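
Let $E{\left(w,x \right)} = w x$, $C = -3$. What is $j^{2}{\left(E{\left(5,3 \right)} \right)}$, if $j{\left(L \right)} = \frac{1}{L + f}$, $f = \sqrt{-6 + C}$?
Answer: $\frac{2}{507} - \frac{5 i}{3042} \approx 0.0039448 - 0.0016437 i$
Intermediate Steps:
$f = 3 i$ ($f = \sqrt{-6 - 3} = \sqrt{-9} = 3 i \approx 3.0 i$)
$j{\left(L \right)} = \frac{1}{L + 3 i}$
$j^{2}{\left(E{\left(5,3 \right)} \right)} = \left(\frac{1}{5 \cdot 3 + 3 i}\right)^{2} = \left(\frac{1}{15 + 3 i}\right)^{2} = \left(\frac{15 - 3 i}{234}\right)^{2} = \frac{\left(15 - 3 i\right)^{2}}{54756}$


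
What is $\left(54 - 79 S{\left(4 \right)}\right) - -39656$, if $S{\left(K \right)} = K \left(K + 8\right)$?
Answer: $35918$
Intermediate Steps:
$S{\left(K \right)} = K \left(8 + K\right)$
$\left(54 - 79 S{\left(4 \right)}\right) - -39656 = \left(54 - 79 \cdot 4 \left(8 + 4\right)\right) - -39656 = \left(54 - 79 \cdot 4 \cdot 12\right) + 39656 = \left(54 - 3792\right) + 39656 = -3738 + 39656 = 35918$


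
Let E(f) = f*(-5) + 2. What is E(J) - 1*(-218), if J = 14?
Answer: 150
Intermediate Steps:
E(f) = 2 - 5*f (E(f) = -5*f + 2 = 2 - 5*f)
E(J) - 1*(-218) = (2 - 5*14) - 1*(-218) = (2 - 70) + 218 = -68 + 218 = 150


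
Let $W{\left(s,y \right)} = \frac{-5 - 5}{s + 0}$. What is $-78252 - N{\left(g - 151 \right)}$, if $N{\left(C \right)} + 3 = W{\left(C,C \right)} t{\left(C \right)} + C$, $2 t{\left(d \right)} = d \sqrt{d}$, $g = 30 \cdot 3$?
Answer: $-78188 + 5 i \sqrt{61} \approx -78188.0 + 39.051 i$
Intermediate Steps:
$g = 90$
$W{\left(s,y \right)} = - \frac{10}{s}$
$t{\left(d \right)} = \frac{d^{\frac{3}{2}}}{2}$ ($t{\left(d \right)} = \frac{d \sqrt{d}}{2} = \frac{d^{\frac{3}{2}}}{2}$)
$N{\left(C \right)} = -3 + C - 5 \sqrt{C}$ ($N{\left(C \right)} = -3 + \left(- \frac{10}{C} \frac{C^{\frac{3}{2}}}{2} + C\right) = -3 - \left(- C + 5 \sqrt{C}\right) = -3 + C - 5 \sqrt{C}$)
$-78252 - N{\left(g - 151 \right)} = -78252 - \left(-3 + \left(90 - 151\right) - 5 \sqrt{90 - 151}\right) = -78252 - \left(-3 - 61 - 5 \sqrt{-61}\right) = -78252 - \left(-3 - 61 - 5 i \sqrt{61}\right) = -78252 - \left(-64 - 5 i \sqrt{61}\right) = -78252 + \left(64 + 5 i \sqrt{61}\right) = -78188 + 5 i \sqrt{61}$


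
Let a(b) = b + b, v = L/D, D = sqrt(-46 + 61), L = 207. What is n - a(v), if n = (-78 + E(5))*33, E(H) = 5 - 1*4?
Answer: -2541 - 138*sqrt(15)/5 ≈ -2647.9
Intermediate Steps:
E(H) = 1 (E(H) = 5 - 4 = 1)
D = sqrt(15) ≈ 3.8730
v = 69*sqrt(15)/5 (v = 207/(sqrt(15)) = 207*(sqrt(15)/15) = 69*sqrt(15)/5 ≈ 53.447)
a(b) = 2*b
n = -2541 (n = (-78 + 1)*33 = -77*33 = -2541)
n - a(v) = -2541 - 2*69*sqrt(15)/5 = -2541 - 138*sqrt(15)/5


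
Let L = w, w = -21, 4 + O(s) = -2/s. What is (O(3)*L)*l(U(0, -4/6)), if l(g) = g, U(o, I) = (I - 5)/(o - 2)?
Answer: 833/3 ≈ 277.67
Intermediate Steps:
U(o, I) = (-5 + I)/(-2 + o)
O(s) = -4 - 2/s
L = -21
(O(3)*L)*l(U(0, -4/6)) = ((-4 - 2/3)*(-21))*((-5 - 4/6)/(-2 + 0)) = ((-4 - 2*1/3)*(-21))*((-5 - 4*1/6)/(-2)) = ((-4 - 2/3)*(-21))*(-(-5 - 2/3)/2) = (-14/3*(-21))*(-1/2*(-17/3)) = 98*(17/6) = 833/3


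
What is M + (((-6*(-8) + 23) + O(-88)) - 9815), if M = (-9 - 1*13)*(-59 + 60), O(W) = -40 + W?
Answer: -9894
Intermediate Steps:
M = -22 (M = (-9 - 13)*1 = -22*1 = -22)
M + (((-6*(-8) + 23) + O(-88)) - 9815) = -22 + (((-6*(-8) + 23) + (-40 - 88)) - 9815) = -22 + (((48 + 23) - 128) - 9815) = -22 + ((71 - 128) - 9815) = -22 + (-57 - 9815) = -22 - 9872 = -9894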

•••

*Exercise requirements:* An exact copy of all the entries above is what is needed.

*Solved problem:*
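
Let $E{\left(w,x \right)} = w x$, $C = -3$. What is $j^{2}{\left(E{\left(5,3 \right)} \right)}$, if $j{\left(L \right)} = \frac{1}{L + f}$, $f = \sqrt{-6 + C}$?
Answer: $\frac{2}{507} - \frac{5 i}{3042} \approx 0.0039448 - 0.0016437 i$
Intermediate Steps:
$f = 3 i$ ($f = \sqrt{-6 - 3} = \sqrt{-9} = 3 i \approx 3.0 i$)
$j{\left(L \right)} = \frac{1}{L + 3 i}$
$j^{2}{\left(E{\left(5,3 \right)} \right)} = \left(\frac{1}{5 \cdot 3 + 3 i}\right)^{2} = \left(\frac{1}{15 + 3 i}\right)^{2} = \left(\frac{15 - 3 i}{234}\right)^{2} = \frac{\left(15 - 3 i\right)^{2}}{54756}$


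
What is $\left(54 - 79 S{\left(4 \right)}\right) - -39656$, if $S{\left(K \right)} = K \left(K + 8\right)$?
Answer: $35918$
Intermediate Steps:
$S{\left(K \right)} = K \left(8 + K\right)$
$\left(54 - 79 S{\left(4 \right)}\right) - -39656 = \left(54 - 79 \cdot 4 \left(8 + 4\right)\right) - -39656 = \left(54 - 79 \cdot 4 \cdot 12\right) + 39656 = \left(54 - 3792\right) + 39656 = -3738 + 39656 = 35918$


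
Let E(f) = f*(-5) + 2. What is E(J) - 1*(-218), if J = 14?
Answer: 150
Intermediate Steps:
E(f) = 2 - 5*f (E(f) = -5*f + 2 = 2 - 5*f)
E(J) - 1*(-218) = (2 - 5*14) - 1*(-218) = (2 - 70) + 218 = -68 + 218 = 150


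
Let $W{\left(s,y \right)} = \frac{-5 - 5}{s + 0}$. What is $-78252 - N{\left(g - 151 \right)}$, if $N{\left(C \right)} + 3 = W{\left(C,C \right)} t{\left(C \right)} + C$, $2 t{\left(d \right)} = d \sqrt{d}$, $g = 30 \cdot 3$?
Answer: $-78188 + 5 i \sqrt{61} \approx -78188.0 + 39.051 i$
Intermediate Steps:
$g = 90$
$W{\left(s,y \right)} = - \frac{10}{s}$
$t{\left(d \right)} = \frac{d^{\frac{3}{2}}}{2}$ ($t{\left(d \right)} = \frac{d \sqrt{d}}{2} = \frac{d^{\frac{3}{2}}}{2}$)
$N{\left(C \right)} = -3 + C - 5 \sqrt{C}$ ($N{\left(C \right)} = -3 + \left(- \frac{10}{C} \frac{C^{\frac{3}{2}}}{2} + C\right) = -3 - \left(- C + 5 \sqrt{C}\right) = -3 + C - 5 \sqrt{C}$)
$-78252 - N{\left(g - 151 \right)} = -78252 - \left(-3 + \left(90 - 151\right) - 5 \sqrt{90 - 151}\right) = -78252 - \left(-3 - 61 - 5 \sqrt{-61}\right) = -78252 - \left(-3 - 61 - 5 i \sqrt{61}\right) = -78252 - \left(-64 - 5 i \sqrt{61}\right) = -78252 + \left(64 + 5 i \sqrt{61}\right) = -78188 + 5 i \sqrt{61}$


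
Let a(b) = b + b, v = L/D, D = sqrt(-46 + 61), L = 207. What is n - a(v), if n = (-78 + E(5))*33, E(H) = 5 - 1*4?
Answer: -2541 - 138*sqrt(15)/5 ≈ -2647.9
Intermediate Steps:
E(H) = 1 (E(H) = 5 - 4 = 1)
D = sqrt(15) ≈ 3.8730
v = 69*sqrt(15)/5 (v = 207/(sqrt(15)) = 207*(sqrt(15)/15) = 69*sqrt(15)/5 ≈ 53.447)
a(b) = 2*b
n = -2541 (n = (-78 + 1)*33 = -77*33 = -2541)
n - a(v) = -2541 - 2*69*sqrt(15)/5 = -2541 - 138*sqrt(15)/5


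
Let L = w, w = -21, 4 + O(s) = -2/s. What is (O(3)*L)*l(U(0, -4/6)), if l(g) = g, U(o, I) = (I - 5)/(o - 2)?
Answer: 833/3 ≈ 277.67
Intermediate Steps:
U(o, I) = (-5 + I)/(-2 + o)
O(s) = -4 - 2/s
L = -21
(O(3)*L)*l(U(0, -4/6)) = ((-4 - 2/3)*(-21))*((-5 - 4/6)/(-2 + 0)) = ((-4 - 2*1/3)*(-21))*((-5 - 4*1/6)/(-2)) = ((-4 - 2/3)*(-21))*(-(-5 - 2/3)/2) = (-14/3*(-21))*(-1/2*(-17/3)) = 98*(17/6) = 833/3


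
What is M + (((-6*(-8) + 23) + O(-88)) - 9815), if M = (-9 - 1*13)*(-59 + 60), O(W) = -40 + W?
Answer: -9894
Intermediate Steps:
M = -22 (M = (-9 - 13)*1 = -22*1 = -22)
M + (((-6*(-8) + 23) + O(-88)) - 9815) = -22 + (((-6*(-8) + 23) + (-40 - 88)) - 9815) = -22 + (((48 + 23) - 128) - 9815) = -22 + ((71 - 128) - 9815) = -22 + (-57 - 9815) = -22 - 9872 = -9894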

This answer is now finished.